**TASK ITEM:**
Retype the records exactly, with nothing added or dropped.

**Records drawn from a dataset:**
----------------

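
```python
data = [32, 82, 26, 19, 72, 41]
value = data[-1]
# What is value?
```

data has length 6. Negative index -1 maps to positive index 6 + (-1) = 5. data[5] = 41.

41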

----------------

**SOLUTION TO THIS EXERCISE:**
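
```python
data = [32, 82, 26, 19, 72, 41]
value = data[-1]
# What is value?
```

data has length 6. Negative index -1 maps to positive index 6 + (-1) = 5. data[5] = 41.

41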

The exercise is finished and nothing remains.